Collected data
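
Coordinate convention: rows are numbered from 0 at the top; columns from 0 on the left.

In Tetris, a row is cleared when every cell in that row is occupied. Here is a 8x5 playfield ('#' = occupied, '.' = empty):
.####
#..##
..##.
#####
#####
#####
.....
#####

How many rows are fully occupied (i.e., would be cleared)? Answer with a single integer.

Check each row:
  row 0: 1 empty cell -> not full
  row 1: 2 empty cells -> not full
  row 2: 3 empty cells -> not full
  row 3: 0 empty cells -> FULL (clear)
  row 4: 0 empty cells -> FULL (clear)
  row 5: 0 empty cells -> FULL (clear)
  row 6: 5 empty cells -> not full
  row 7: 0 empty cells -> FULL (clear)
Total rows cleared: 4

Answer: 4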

» TRY IT
Each line above is to be reproduced exactly. Leave none out.

» SOLUTION TO THE PROBLEM
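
Coordinate convention: rows are numbered from 0 at the top; columns from 0 on the left.

In Tetris, a row is cleared when every cell in that row is occupied. Here is a 8x5 playfield ('#' = occupied, '.' = empty):
.####
#..##
..##.
#####
#####
#####
.....
#####

How many rows are fully occupied (i.e., would be cleared)? Answer with a single integer.

Check each row:
  row 0: 1 empty cell -> not full
  row 1: 2 empty cells -> not full
  row 2: 3 empty cells -> not full
  row 3: 0 empty cells -> FULL (clear)
  row 4: 0 empty cells -> FULL (clear)
  row 5: 0 empty cells -> FULL (clear)
  row 6: 5 empty cells -> not full
  row 7: 0 empty cells -> FULL (clear)
Total rows cleared: 4

Answer: 4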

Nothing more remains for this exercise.